*** Opening of Data for analysis ***

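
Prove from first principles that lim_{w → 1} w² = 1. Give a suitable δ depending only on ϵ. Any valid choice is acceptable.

Suppose ϵ > 0. We seek δ > 0 with 0 < |w − 1| < δ ⇒ |w² − 1| < ϵ.
Factor: w² − 1 = (w − 1)(w + 1), so |w² − 1| = |w − 1|·|w + 1|.
Restrict δ ≤ 2. Then |w − 1| < 2 gives |w| < 3, so by the triangle inequality |w + 1| ≤ 3 + 1 = 4.
Hence |w² − 1| ≤ 4|w − 1|, which is < ϵ once |w − 1| < ϵ/4.
Take δ = min(2, ϵ/4). If 0 < |w − 1| < δ then both bounds hold and |w² − 1| ≤ 4|w − 1| < 4·(ϵ/4) = ϵ.

δ = min(2, ϵ/4)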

*** Close of Data for analysis ***

Problem details: Would you write out all of the data again, unchanged?

Output of the task:
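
Prove from first principles that lim_{w → 1} w² = 1. Give a suitable δ depending only on ϵ. Any valid choice is acceptable.

Suppose ϵ > 0. We seek δ > 0 with 0 < |w − 1| < δ ⇒ |w² − 1| < ϵ.
Factor: w² − 1 = (w − 1)(w + 1), so |w² − 1| = |w − 1|·|w + 1|.
Restrict δ ≤ 2. Then |w − 1| < 2 gives |w| < 3, so by the triangle inequality |w + 1| ≤ 3 + 1 = 4.
Hence |w² − 1| ≤ 4|w − 1|, which is < ϵ once |w − 1| < ϵ/4.
Take δ = min(2, ϵ/4). If 0 < |w − 1| < δ then both bounds hold and |w² − 1| ≤ 4|w − 1| < 4·(ϵ/4) = ϵ.

δ = min(2, ϵ/4)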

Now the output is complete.